(Data shown)
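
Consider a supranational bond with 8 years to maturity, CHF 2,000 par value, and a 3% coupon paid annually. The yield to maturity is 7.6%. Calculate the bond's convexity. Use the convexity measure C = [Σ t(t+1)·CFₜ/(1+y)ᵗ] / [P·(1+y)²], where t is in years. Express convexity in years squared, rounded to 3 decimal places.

With y = 0.076:
  t   CF        PV=CF/(1+0.076)^t    t·PV        t(t+1)·PV
  1        60.00        55.7621        55.7621         111.5242
  2        60.00        51.8235       103.6470         310.9410
  3        60.00        48.1631       144.4893         577.9572
  4        60.00        44.7612       179.0450         895.2249
  5        60.00        41.5997       207.9984       1,247.9901
  6        60.00        38.6614       231.9684       1,623.7790
  7        60.00        35.9307       251.5147       2,012.1177
  8     2,060.00     1,146.4868     9,171.8942      82,547.0479
  Σ                  1,463.1884    10,346.3191      89,326.5819
P = 1,463.1884.
Convexity = Σ t(t+1)·PV / [P·(1+y)²] = 89,326.5819 / (1,463.1884 × 1.157776) = 52.72977.

52.730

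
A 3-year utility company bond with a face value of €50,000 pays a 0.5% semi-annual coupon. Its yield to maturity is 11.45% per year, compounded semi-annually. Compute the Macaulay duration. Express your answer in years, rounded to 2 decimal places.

2.98 years

Periodic yield y = 0.05725. Discount each cash flow and weight by its period:
  t   CF        PV=CF/(1+0.05725)^t    t·PV
  1       125.00       118.2313       118.2313
  2       125.00       111.8290       223.6581
  3       125.00       105.7735       317.3205
  4       125.00       100.0459       400.1835
  5       125.00        94.6284       473.1421
  6    50,125.00    35,891.2201   215,347.3209
  Σ                 36,421.7283   216,879.8564
Price P = Σ PV = 36,421.7283.
Macaulay duration = Σ(t·PV) / P = 216,879.8564 / 36,421.7283 = 5.95468 half-year periods.
In years: 5.95468 / 2 = 2.97734 years.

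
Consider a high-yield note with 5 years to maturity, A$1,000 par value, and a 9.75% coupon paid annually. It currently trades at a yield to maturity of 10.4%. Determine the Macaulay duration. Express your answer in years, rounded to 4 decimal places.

Periodic yield y = 0.104. Discount each cash flow and weight by its year:
  t   CF        PV=CF/(1+0.104)^t    t·PV
  1        97.50        88.3152        88.3152
  2        97.50        79.9957       159.9913
  3        97.50        72.4598       217.3795
  4        97.50        65.6339       262.5357
  5     1,097.50       669.2050     3,346.0249
  Σ                    975.6096     4,074.2466
Price P = Σ PV = 975.6096.
Macaulay duration = Σ(t·PV) / P = 4,074.2466 / 975.6096 = 4.17610 years.

4.1761 years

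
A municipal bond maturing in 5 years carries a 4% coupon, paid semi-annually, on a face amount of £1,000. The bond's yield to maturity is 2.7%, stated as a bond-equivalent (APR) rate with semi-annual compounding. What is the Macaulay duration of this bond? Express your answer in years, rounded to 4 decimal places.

4.5958 years

Periodic yield y = 0.0135. Discount each cash flow and weight by its period:
  t   CF        PV=CF/(1+0.0135)^t    t·PV
  1        20.00        19.7336        19.7336
  2        20.00        19.4707        38.9415
  3        20.00        19.2114        57.6342
  4        20.00        18.9555        75.8220
  5        20.00        18.7030        93.5150
  6        20.00        18.4539       110.7232
  7        20.00        18.2081       127.4564
  8        20.00        17.9655       143.7242
  9        20.00        17.7262       159.5360
  10    1,020.00       891.9955     8,919.9545
  Σ                  1,060.4234     9,747.0406
Price P = Σ PV = 1,060.4234.
Macaulay duration = Σ(t·PV) / P = 9,747.0406 / 1,060.4234 = 9.19165 half-year periods.
In years: 9.19165 / 2 = 4.59583 years.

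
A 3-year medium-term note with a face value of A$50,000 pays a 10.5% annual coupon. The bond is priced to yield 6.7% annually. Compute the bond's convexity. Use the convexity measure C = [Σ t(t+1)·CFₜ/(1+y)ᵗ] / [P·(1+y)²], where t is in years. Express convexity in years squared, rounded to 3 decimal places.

With y = 0.067:
  t   CF        PV=CF/(1+0.067)^t    t·PV        t(t+1)·PV
  1     5,250.00     4,920.3374     4,920.3374       9,840.6748
  2     5,250.00     4,611.3753     9,222.7505      27,668.2515
  3    55,250.00    45,481.9445   136,445.8336     545,783.3342
  Σ                 55,013.6572   150,588.9215     583,292.2605
P = 55,013.6572.
Convexity = Σ t(t+1)·PV / [P·(1+y)²] = 583,292.2605 / (55,013.6572 × 1.138489) = 9.31294.

9.313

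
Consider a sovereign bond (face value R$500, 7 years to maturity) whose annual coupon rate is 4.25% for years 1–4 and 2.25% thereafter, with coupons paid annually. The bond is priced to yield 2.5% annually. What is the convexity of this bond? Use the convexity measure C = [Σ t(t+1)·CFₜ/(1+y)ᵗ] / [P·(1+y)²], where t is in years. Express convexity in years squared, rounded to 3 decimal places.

45.958

With y = 0.025:
  t   CF        PV=CF/(1+0.025)^t    t·PV        t(t+1)·PV
  1        21.25        20.7317        20.7317          41.4634
  2        21.25        20.2261        40.4521         121.3563
  3        21.25        19.7327        59.1982         236.7928
  4        21.25        19.2515        77.0058         385.0290
  5        11.25         9.9434        49.7168         298.3008
  6        11.25         9.7008        58.2050         407.4353
  7       511.25       430.0969     3,010.6780      24,085.4237
  Σ                    529.6830     3,315.9876      25,575.8014
P = 529.6830.
Convexity = Σ t(t+1)·PV / [P·(1+y)²] = 25,575.8014 / (529.6830 × 1.050625) = 45.95846.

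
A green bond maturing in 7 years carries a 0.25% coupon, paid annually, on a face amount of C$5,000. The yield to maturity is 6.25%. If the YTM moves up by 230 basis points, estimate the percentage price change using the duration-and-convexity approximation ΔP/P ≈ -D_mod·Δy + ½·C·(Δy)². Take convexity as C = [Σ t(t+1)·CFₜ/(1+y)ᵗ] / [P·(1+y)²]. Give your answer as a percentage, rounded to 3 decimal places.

With y = 0.0625:
  t   CF        PV=CF/(1+0.0625)^t    t·PV        t(t+1)·PV
  1        12.50        11.7647        11.7647          23.5294
  2        12.50        11.0727        22.1453          66.4360
  3        12.50        10.4213        31.2640         125.0560
  4        12.50         9.8083        39.2332         196.1662
  5        12.50         9.2314        46.1568         276.9406
  6        12.50         8.6883        52.1300         364.9099
  7     5,012.50     3,279.0785    22,953.5495     183,628.3964
  Σ                  3,340.0652    23,156.2436     184,681.4345
P = 3,340.0652; D_Mac = 6.93287 yrs; D_mod = 6.52506 yrs; C = 48.97906.
Duration effect: -6.52506 × (+0.023) = -0.150076
Convexity effect: 0.5 × 48.97906 × (0.023)² = +0.0129550
ΔP/P ≈ -0.150076 + 0.0129550 = -0.137121 = -13.7121%.

-13.712%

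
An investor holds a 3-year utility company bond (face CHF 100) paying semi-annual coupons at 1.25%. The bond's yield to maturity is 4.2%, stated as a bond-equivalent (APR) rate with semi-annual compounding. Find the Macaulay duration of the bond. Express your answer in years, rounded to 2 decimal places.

Periodic yield y = 0.021. Discount each cash flow and weight by its period:
  t   CF        PV=CF/(1+0.021)^t    t·PV
  1        0.625         0.6121         0.6121
  2        0.625         0.5996         1.1991
  3        0.625         0.5872         1.7617
  4        0.625         0.5751         2.3006
  5        0.625         0.5633         2.8166
  6      100.625        88.8283       532.9699
  Σ                     91.7657       541.6600
Price P = Σ PV = 91.7657.
Macaulay duration = Σ(t·PV) / P = 541.6600 / 91.7657 = 5.90264 half-year periods.
In years: 5.90264 / 2 = 2.95132 years.

2.95 years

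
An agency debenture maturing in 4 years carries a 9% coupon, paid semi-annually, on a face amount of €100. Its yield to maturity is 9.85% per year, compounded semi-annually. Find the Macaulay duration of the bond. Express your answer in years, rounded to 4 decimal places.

3.4372 years

Periodic yield y = 0.04925. Discount each cash flow and weight by its period:
  t   CF        PV=CF/(1+0.04925)^t    t·PV
  1         4.50         4.2888         4.2888
  2         4.50         4.0875         8.1749
  3         4.50         3.8956        11.6868
  4         4.50         3.7128        14.8510
  5         4.50         3.5385        17.6924
  6         4.50         3.3724        20.2344
  7         4.50         3.2141        22.4987
  8       104.50        71.1352       569.0815
  Σ                     97.2448       668.5086
Price P = Σ PV = 97.2448.
Macaulay duration = Σ(t·PV) / P = 668.5086 / 97.2448 = 6.87449 half-year periods.
In years: 6.87449 / 2 = 3.43725 years.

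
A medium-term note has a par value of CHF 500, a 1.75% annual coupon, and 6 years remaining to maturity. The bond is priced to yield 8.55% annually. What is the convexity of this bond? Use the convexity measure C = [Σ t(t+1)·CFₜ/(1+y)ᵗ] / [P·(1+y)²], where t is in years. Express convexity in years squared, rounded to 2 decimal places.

33.18

With y = 0.0855:
  t   CF        PV=CF/(1+0.0855)^t    t·PV        t(t+1)·PV
  1         8.75         8.0608         8.0608          16.1216
  2         8.75         7.4259        14.8518          44.5553
  3         8.75         6.8410        20.5230          82.0918
  4         8.75         6.3022        25.2086         126.0430
  5         8.75         5.8058        29.0288         174.1727
  6       508.75       310.9750     1,865.8499      13,060.9494
  Σ                    345.4106     1,963.5228      13,503.9338
P = 345.4106.
Convexity = Σ t(t+1)·PV / [P·(1+y)²] = 13,503.9338 / (345.4106 × 1.178310) = 33.17913.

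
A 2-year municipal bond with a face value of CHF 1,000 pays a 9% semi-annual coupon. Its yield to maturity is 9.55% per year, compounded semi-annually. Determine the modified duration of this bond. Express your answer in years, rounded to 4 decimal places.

1.7884 years

Periodic yield y = 0.04775. First find Macaulay duration:
  t   CF        PV=CF/(1+0.04775)^t    t·PV
  1        45.00        42.9492        42.9492
  2        45.00        40.9918        81.9836
  3        45.00        39.1237       117.3710
  4     1,045.00       867.1328     3,468.5312
  Σ                    990.1975     3,710.8350
P = 990.1975; Macaulay duration = 3,710.8350 / 990.1975 = 3.74757 half-year periods = 1.87379 years.
Modified duration = D_Mac / (1 + y) = 1.87379 / 1.04775 = 1.78839 years.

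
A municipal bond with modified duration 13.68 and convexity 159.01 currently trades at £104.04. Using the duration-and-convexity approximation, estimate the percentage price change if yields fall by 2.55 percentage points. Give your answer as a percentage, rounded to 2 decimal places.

+40.05%

Duration effect: -D_mod·Δy = -13.68 × (-0.0255) = +0.348840
Convexity effect: ½·C·(Δy)² = 0.5 × 159.01 × (-0.0255)² = +0.05169812625
ΔP/P ≈ +0.348840 + 0.05169812625 = +0.40053812625
= +40.053812625%.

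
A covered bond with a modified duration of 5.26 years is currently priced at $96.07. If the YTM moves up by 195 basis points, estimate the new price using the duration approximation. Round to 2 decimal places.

$86.22

Duration approximation: ΔP/P ≈ -D_mod · Δy = -5.26 × (+0.0195) = -0.102570.
New price ≈ 96.07 × (1 - 0.102570) = 86.2161001.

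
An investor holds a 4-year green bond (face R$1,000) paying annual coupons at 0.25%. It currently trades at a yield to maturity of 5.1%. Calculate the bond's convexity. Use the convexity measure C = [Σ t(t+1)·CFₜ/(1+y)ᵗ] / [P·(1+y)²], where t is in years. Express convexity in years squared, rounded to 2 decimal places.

18.01

With y = 0.051:
  t   CF        PV=CF/(1+0.051)^t    t·PV        t(t+1)·PV
  1         2.50         2.3787         2.3787           4.7574
  2         2.50         2.2633         4.5265          13.5796
  3         2.50         2.1534         6.4603          25.8412
  4     1,002.50       821.6248     3,286.4990      16,432.4952
  Σ                    828.4201     3,299.8645      16,476.6733
P = 828.4201.
Convexity = Σ t(t+1)·PV / [P·(1+y)²] = 16,476.6733 / (828.4201 × 1.104601) = 18.00584.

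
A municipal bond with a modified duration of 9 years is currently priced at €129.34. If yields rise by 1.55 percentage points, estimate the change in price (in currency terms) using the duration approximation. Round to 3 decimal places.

Duration approximation: ΔP/P ≈ -D_mod · Δy = -9 × (+0.0155) = -0.139500.
ΔP ≈ 129.34 × (-0.139500) = -18.04293.

-€18.043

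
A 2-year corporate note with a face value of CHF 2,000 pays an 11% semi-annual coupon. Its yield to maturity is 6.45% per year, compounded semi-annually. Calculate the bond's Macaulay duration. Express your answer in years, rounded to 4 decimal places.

Periodic yield y = 0.03225. Discount each cash flow and weight by its period:
  t   CF        PV=CF/(1+0.03225)^t    t·PV
  1       110.00       106.5633       106.5633
  2       110.00       103.2340       206.4681
  3       110.00       100.0088       300.0263
  4     2,110.00     1,858.4158     7,433.6632
  Σ                  2,168.2219     8,046.7209
Price P = Σ PV = 2,168.2219.
Macaulay duration = Σ(t·PV) / P = 8,046.7209 / 2,168.2219 = 3.71121 half-year periods.
In years: 3.71121 / 2 = 1.85560 years.

1.8556 years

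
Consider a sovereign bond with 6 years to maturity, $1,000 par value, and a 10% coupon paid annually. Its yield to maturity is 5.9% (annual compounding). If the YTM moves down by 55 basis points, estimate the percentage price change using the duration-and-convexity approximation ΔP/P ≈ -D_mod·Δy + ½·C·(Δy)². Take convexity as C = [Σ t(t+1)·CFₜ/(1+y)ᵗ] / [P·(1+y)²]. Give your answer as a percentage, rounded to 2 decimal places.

With y = 0.059:
  t   CF        PV=CF/(1+0.059)^t    t·PV        t(t+1)·PV
  1       100.00        94.4287        94.4287         188.8574
  2       100.00        89.1678       178.3356         535.0068
  3       100.00        84.2000       252.6000       1,010.4001
  4       100.00        79.5090       318.0359       1,590.1795
  5       100.00        75.0793       375.3965       2,252.3789
  6     1,100.00       779.8605     4,679.1630      32,754.1411
  Σ                  1,202.2453     5,897.9597      38,330.9638
P = 1,202.2453; D_Mac = 4.90579 yrs; D_mod = 4.63247 yrs; C = 28.42921.
Duration effect: -4.63247 × (-0.0055) = +0.025479
Convexity effect: 0.5 × 28.42921 × (-0.0055)² = +0.0004300
ΔP/P ≈ +0.025479 + 0.0004300 = +0.025909 = +2.5909%.

+2.59%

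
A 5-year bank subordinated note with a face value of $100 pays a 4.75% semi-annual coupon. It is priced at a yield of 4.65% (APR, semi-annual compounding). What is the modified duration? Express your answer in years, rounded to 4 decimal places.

4.4079 years

Periodic yield y = 0.02325. First find Macaulay duration:
  t   CF        PV=CF/(1+0.02325)^t    t·PV
  1        2.375         2.3210         2.3210
  2        2.375         2.2683         4.5366
  3        2.375         2.2168         6.6503
  4        2.375         2.1664         8.6656
  5        2.375         2.1172        10.5858
  6        2.375         2.0691        12.4144
  7        2.375         2.0220        14.1543
  8        2.375         1.9761        15.8088
  9        2.375         1.9312        17.3808
  10     102.375        81.3535       813.5353
  Σ                    100.4416       906.0529
P = 100.4416; Macaulay duration = 906.0529 / 100.4416 = 9.02069 half-year periods = 4.51035 years.
Modified duration = D_Mac / (1 + y) = 4.51035 / 1.02325 = 4.40786 years.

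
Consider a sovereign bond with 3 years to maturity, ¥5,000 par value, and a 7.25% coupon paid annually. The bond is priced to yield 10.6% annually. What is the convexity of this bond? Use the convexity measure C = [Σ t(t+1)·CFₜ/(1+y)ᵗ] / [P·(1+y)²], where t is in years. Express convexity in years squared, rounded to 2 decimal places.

8.91

With y = 0.106:
  t   CF        PV=CF/(1+0.106)^t    t·PV        t(t+1)·PV
  1       362.50       327.7577       327.7577         655.5154
  2       362.50       296.3451       592.6902       1,778.0706
  3     5,362.50     3,963.7105    11,891.1314      47,564.5257
  Σ                  4,587.8133    12,811.5793      49,998.1117
P = 4,587.8133.
Convexity = Σ t(t+1)·PV / [P·(1+y)²] = 49,998.1117 / (4,587.8133 × 1.223236) = 8.90918.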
(End Data shown)
Work instruction
The expected result is an exact transcription of the lines from the one containing "Consider a sovereign bond with 3" through the end of the records above; please include both ends.

Solution to the exercise
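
Consider a sovereign bond with 3 years to maturity, ¥5,000 par value, and a 7.25% coupon paid annually. The bond is priced to yield 10.6% annually. What is the convexity of this bond? Use the convexity measure C = [Σ t(t+1)·CFₜ/(1+y)ᵗ] / [P·(1+y)²], where t is in years. Express convexity in years squared, rounded to 2 decimal places.

8.91

With y = 0.106:
  t   CF        PV=CF/(1+0.106)^t    t·PV        t(t+1)·PV
  1       362.50       327.7577       327.7577         655.5154
  2       362.50       296.3451       592.6902       1,778.0706
  3     5,362.50     3,963.7105    11,891.1314      47,564.5257
  Σ                  4,587.8133    12,811.5793      49,998.1117
P = 4,587.8133.
Convexity = Σ t(t+1)·PV / [P·(1+y)²] = 49,998.1117 / (4,587.8133 × 1.223236) = 8.90918.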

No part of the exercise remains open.